▸ PROBLEM DESCRIPTION: Search the entries below for the line containing "legitimate. Initially, P(spam)"; from there to the end, return every line exactly and add nothing.

(ENTRIES SUPPLIED Opens)

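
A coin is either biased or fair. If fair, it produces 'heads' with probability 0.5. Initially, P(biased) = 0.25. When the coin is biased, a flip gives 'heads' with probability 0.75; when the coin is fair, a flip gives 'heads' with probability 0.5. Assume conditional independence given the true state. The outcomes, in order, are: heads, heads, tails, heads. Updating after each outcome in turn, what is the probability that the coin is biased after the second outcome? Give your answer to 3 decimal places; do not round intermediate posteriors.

After 'heads': P(biased) = 0.75·0.2500 / (0.75·0.2500 + 0.5·0.7500) ≈ 0.3333
After 'heads': P(biased) = 0.75·0.3333 / (0.75·0.3333 + 0.5·0.6667) ≈ 0.4286

0.429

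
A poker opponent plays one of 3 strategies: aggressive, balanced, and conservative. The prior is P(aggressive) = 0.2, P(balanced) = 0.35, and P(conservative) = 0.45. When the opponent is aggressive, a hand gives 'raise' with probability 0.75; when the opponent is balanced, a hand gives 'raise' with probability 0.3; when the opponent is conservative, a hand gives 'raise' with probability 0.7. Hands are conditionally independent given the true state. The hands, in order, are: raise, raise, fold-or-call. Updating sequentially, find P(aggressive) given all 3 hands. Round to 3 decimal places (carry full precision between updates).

After 'raise': normaliser = 0.75·0.2000 + 0.3·0.3500 + 0.7·0.4500; P(aggressive) ≈ 0.2632, P(balanced) ≈ 0.1842, P(conservative) ≈ 0.5526
After 'raise': normaliser = 0.75·0.2632 + 0.3·0.1842 + 0.7·0.5526; P(aggressive) ≈ 0.3086, P(balanced) ≈ 0.0864, P(conservative) ≈ 0.6049
After 'fold-or-call': normaliser = 0.25·0.3086 + 0.7·0.0864 + 0.3·0.6049; P(aggressive) ≈ 0.2418, P(balanced) ≈ 0.1896, P(conservative) ≈ 0.5687

0.242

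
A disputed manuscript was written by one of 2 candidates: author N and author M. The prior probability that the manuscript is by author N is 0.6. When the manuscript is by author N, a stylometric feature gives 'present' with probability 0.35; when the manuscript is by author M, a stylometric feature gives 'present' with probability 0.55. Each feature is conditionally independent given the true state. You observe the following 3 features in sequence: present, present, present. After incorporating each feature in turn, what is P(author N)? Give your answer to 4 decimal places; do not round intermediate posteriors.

After 'present': P(author N) = 0.35·0.6000 / (0.35·0.6000 + 0.55·0.4000) ≈ 0.4884
After 'present': P(author N) = 0.35·0.4884 / (0.35·0.4884 + 0.55·0.5116) ≈ 0.3779
After 'present': P(author N) = 0.35·0.3779 / (0.35·0.3779 + 0.55·0.6221) ≈ 0.2788

0.2788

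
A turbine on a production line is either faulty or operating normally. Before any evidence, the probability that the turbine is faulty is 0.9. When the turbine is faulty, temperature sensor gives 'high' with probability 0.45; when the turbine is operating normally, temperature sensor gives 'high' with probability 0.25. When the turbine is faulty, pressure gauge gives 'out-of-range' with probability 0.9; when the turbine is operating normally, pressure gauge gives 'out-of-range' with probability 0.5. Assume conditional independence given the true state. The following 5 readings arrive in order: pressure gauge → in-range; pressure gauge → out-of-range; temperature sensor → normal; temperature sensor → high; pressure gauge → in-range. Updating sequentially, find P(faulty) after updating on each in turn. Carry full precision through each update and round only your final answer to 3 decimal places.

0.461

After pressure gauge='in-range': P(faulty) = 0.1·0.9000 / (0.1·0.9000 + 0.5·0.1000) ≈ 0.6429
After pressure gauge='out-of-range': P(faulty) = 0.9·0.6429 / (0.9·0.6429 + 0.5·0.3571) ≈ 0.7642
After temperature sensor='normal': P(faulty) = 0.55·0.7642 / (0.55·0.7642 + 0.75·0.2358) ≈ 0.7038
After temperature sensor='high': P(faulty) = 0.45·0.7038 / (0.45·0.7038 + 0.25·0.2962) ≈ 0.8105
After pressure gauge='in-range': P(faulty) = 0.1·0.8105 / (0.1·0.8105 + 0.5·0.1895) ≈ 0.4610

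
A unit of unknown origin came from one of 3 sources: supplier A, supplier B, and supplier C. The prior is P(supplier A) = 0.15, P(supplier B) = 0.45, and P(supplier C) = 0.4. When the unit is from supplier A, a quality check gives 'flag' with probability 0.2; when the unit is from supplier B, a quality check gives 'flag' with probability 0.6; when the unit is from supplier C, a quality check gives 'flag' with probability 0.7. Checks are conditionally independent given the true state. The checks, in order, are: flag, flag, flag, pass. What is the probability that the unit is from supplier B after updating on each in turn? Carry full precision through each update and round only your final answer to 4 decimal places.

After 'flag': normaliser = 0.2·0.1500 + 0.6·0.4500 + 0.7·0.4000; P(supplier A) ≈ 0.0517, P(supplier B) ≈ 0.4655, P(supplier C) ≈ 0.4828
After 'flag': normaliser = 0.2·0.0517 + 0.6·0.4655 + 0.7·0.4828; P(supplier A) ≈ 0.0165, P(supplier B) ≈ 0.4451, P(supplier C) ≈ 0.5385
After 'flag': normaliser = 0.2·0.0165 + 0.6·0.4451 + 0.7·0.5385; P(supplier A) ≈ 0.0051, P(supplier B) ≈ 0.4126, P(supplier C) ≈ 0.5823
After 'pass': normaliser = 0.8·0.0051 + 0.4·0.4126 + 0.3·0.5823; P(supplier A) ≈ 0.0119, P(supplier B) ≈ 0.4800, P(supplier C) ≈ 0.5081

0.4800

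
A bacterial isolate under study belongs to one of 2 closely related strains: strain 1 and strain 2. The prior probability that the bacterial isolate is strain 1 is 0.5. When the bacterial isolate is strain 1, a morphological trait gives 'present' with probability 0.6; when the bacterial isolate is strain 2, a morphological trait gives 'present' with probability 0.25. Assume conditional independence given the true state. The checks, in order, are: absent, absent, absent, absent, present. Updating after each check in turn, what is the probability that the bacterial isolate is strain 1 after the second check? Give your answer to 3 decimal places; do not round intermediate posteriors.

0.221

Each posterior becomes the prior for the next update.
After 'absent': P(strain 1) = 0.4·0.5000 / (0.4·0.5000 + 0.75·0.5000) ≈ 0.3478
After 'absent': P(strain 1) = 0.4·0.3478 / (0.4·0.3478 + 0.75·0.6522) ≈ 0.2215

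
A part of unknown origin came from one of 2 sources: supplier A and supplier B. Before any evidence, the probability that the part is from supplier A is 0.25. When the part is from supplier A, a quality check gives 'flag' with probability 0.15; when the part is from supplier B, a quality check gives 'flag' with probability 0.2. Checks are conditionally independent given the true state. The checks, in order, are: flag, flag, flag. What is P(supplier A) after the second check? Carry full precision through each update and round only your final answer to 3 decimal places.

After 'flag': P(supplier A) = 0.15·0.2500 / (0.15·0.2500 + 0.2·0.7500) ≈ 0.2000
After 'flag': P(supplier A) = 0.15·0.2000 / (0.15·0.2000 + 0.2·0.8000) ≈ 0.1579

0.158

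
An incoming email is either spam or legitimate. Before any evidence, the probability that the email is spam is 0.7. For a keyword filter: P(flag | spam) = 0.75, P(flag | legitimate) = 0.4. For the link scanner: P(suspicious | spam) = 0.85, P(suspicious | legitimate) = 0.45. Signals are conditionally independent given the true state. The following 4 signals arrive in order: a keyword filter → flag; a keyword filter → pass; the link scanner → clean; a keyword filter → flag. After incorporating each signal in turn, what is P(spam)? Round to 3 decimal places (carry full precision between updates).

0.482

After a keyword filter='flag': P(spam) = 0.75·0.7000 / (0.75·0.7000 + 0.4·0.3000) ≈ 0.8140
After a keyword filter='pass': P(spam) = 0.25·0.8140 / (0.25·0.8140 + 0.6·0.1860) ≈ 0.6458
After the link scanner='clean': P(spam) = 0.15·0.6458 / (0.15·0.6458 + 0.55·0.3542) ≈ 0.3321
After a keyword filter='flag': P(spam) = 0.75·0.3321 / (0.75·0.3321 + 0.4·0.6679) ≈ 0.4824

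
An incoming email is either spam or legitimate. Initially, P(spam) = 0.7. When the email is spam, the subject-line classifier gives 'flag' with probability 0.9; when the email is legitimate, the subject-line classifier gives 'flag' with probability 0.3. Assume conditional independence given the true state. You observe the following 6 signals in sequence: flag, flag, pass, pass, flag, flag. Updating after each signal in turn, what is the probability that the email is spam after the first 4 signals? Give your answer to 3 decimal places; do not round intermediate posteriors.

0.300

After 'flag': P(spam) = 0.9·0.7000 / (0.9·0.7000 + 0.3·0.3000) ≈ 0.8750
After 'flag': P(spam) = 0.9·0.8750 / (0.9·0.8750 + 0.3·0.1250) ≈ 0.9545
After 'pass': P(spam) = 0.1·0.9545 / (0.1·0.9545 + 0.7·0.0455) ≈ 0.7500
After 'pass': P(spam) = 0.1·0.7500 / (0.1·0.7500 + 0.7·0.2500) ≈ 0.3000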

(ENTRIES SUPPLIED Closes)

▸ EXERCISE OUTPUT:
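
An incoming email is either spam or legitimate. Initially, P(spam) = 0.7. When the email is spam, the subject-line classifier gives 'flag' with probability 0.9; when the email is legitimate, the subject-line classifier gives 'flag' with probability 0.3. Assume conditional independence given the true state. You observe the following 6 signals in sequence: flag, flag, pass, pass, flag, flag. Updating after each signal in turn, what is the probability that the email is spam after the first 4 signals? Give your answer to 3 decimal places; do not round intermediate posteriors.

0.300

After 'flag': P(spam) = 0.9·0.7000 / (0.9·0.7000 + 0.3·0.3000) ≈ 0.8750
After 'flag': P(spam) = 0.9·0.8750 / (0.9·0.8750 + 0.3·0.1250) ≈ 0.9545
After 'pass': P(spam) = 0.1·0.9545 / (0.1·0.9545 + 0.7·0.0455) ≈ 0.7500
After 'pass': P(spam) = 0.1·0.7500 / (0.1·0.7500 + 0.7·0.2500) ≈ 0.3000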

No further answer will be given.